■ Exercise objective
Report how many lines of the entries below contain the word "limit", and nothing more.

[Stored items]
+ + + + + + +

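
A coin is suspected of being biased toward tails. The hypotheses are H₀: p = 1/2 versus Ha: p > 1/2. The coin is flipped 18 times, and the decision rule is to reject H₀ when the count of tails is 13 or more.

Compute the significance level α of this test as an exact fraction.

1577/32768

Under H₀, X ~ Binomial(18, 1/2), and α = P(X ≥ 13).
That's C(18,13) + C(18,14) + C(18,15) + C(18,16) + C(18,17) + C(18,18) over 2^18, i.e. (8568 + 3060 + 816 + 153 + 18 + 1)/262144 = 12616/262144 = 1577/32768.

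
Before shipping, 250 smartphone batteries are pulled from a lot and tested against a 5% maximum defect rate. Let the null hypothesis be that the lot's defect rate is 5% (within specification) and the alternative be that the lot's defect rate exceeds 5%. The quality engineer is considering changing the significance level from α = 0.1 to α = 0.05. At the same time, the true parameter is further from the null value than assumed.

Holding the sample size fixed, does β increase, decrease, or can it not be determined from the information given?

Cannot be determined from the information given.

The first change alone would make β increase; the second alone would make β decrease. Which effect dominates depends on the magnitudes, which are not given.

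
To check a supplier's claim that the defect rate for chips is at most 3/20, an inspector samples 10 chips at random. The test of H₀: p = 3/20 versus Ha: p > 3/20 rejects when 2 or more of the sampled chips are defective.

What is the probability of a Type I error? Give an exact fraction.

4666369804641/10240000000000

α = P(reject H₀ | H₀ true) = P(X ≥ 2 | p = 3/20), X ~ Binomial(10, 3/20).
Computing the lower-tail complement: 1 − 5573630195359/10240000000000 = 4666369804641/10240000000000.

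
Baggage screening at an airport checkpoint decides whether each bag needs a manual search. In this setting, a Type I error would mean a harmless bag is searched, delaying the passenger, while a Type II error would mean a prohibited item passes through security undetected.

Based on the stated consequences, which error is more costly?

The Type II consequence (a prohibited item passes through security undetected) is more severe than the Type I consequence (a harmless bag is searched, delaying the passenger).

Type II error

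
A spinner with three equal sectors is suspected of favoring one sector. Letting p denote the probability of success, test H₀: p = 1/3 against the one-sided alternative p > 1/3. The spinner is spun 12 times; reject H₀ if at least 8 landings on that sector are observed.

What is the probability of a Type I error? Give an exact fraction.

The Type I error probability is α = P(X ≥ 8) computed under H₀, where X ~ Binomial(12, 1/3).
Summing C(12,j)(1/3)^j(2/3)^{12−j} for j = 8,…,12 gives 3323/177147.

3323/177147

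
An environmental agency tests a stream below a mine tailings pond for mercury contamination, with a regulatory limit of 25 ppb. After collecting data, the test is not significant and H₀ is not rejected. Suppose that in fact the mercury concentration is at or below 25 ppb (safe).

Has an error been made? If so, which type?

The conventional null hypothesis here is that the mercury concentration is at or below 25 ppb (safe).
The test retained a true H₀ — the decision matches the true state.

No error — this is a correct decision.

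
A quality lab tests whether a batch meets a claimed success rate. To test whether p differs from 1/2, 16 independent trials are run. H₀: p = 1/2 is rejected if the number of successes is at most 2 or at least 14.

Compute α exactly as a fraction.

137/32768

Under H₀, S ~ Binomial(16, 1/2); α is the probability of landing in either tail, P(S ≤ 2) + P(S ≥ 14).
By symmetry, α = 2·P(S ≤ 2) = 2·(1 + 16 + 120)/65536 = 274/65536 = 137/32768.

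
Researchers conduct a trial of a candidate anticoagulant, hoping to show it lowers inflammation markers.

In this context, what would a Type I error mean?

A Type I error would mean concluding that the drug lowers inflammation markers when in fact the drug has no effect on inflammation markers.

With the conventional null hypothesis that the drug has no effect on inflammation markers:
A Type I error is rejecting H₀ when H₀ is true.
Here that means concluding that the drug is effective when actually the drug has no effect on inflammation markers.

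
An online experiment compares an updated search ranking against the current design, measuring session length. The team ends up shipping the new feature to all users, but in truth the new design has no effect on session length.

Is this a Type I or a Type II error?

Type I error

The null hypothesis here is that the new design has no effect on session length.
'Shipping the new feature to all users' corresponds to rejecting H₀.
H₀ was rejected but H₀ is true — a Type I error (false positive).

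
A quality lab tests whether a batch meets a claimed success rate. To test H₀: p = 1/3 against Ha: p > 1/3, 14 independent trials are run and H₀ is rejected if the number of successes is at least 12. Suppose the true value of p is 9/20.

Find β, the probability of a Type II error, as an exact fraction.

817437922121895041/819200000000000000

β = P(fail to reject H₀ | Ha true) = P(S ≤ 11 | p = 9/20), S ~ Binomial(14, 9/20).
Adding the binomial probabilities P(S=0)+…+P(S=11) at p = 9/20 gives 817437922121895041/819200000000000000.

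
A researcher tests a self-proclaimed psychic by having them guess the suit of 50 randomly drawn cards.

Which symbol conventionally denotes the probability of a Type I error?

α

P(Type I error) = P(reject H₀ | H₀ true) = α, the significance level.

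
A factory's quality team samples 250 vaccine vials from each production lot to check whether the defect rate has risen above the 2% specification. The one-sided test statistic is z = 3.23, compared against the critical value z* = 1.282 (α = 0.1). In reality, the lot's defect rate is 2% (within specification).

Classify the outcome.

Type I error

The conventional null hypothesis is that the lot's defect rate is 2% (within specification).
Since z = 3.23 > z* = 1.282, H₀ is rejected.
H₀ is true (actually the lot's defect rate is 2% (within specification)).
Rejecting a true H₀ is a Type I error.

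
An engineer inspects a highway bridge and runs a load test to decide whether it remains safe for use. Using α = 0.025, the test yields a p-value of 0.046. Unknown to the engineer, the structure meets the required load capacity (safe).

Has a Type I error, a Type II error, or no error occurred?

The conventional null hypothesis is that the structure meets the required load capacity (safe).
Since p = 0.046 ≥ α = 0.025, H₀ is not rejected.
H₀ is true (actually the structure meets the required load capacity (safe)).
The decision matches the true state — no error.

No error (correct decision).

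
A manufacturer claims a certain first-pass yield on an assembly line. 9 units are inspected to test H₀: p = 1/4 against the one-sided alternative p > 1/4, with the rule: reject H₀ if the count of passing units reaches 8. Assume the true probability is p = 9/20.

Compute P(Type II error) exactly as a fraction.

126837738533/128000000000

Under the alternative p = 9/20, X ~ Binomial(9, 9/20); β is the probability the test does not reject, P(X < 8).
Summing C(9,j)·(9/20)^j·(11/20)^{9-j} for j = 0..7 gives 126837738533/128000000000.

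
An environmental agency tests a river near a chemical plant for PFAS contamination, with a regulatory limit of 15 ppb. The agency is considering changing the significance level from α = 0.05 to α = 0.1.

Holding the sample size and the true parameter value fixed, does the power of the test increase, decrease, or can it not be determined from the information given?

A larger α widens the rejection region, so when the alternative is true more outcomes lead to rejection — failing to reject becomes less likely.
Since power = 1 − β and β decreases, power increases.

It increases.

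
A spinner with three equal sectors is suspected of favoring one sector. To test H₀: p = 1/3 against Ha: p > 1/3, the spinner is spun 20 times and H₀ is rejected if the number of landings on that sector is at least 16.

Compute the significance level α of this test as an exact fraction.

29147/1162261467

The Type I error probability is α = P(S ≥ 16) computed under H₀, where S ~ Binomial(20, 1/3).
Summing C(20,j)(1/3)^j(2/3)^{20−j} for j = 16,…,20 gives 29147/1162261467.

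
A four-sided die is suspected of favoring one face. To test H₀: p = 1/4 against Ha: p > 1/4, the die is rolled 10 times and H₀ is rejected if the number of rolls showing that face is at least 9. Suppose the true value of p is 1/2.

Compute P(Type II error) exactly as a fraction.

β = P(fail to reject H₀ | Ha true) = P(X ≤ 8 | p = 1/2), X ~ Binomial(10, 1/2).
Summing C(10,j)·(1/2)^j·(1/2)^{10-j} for j = 0..8 gives 1013/1024.

1013/1024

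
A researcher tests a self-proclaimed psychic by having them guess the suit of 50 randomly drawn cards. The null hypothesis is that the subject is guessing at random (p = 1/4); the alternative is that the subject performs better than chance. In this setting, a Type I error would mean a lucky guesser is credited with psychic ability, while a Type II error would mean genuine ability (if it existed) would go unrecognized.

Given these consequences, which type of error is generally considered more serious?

Type I error

The Type I consequence (a lucky guesser is credited with psychic ability) is more severe than the Type II consequence (genuine ability (if it existed) would go unrecognized).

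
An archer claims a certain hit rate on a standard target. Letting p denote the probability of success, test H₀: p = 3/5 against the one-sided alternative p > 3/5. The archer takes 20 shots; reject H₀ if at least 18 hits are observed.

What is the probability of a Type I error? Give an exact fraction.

The Type I error probability is α = P(K ≥ 18) computed under H₀, where K ~ Binomial(20, 3/5).
Summing C(20,j)(3/5)^j(2/5)^{20−j} for j = 18,…,20 gives 344416814721/95367431640625.

344416814721/95367431640625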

+ + + + + + +

■ Written reply
2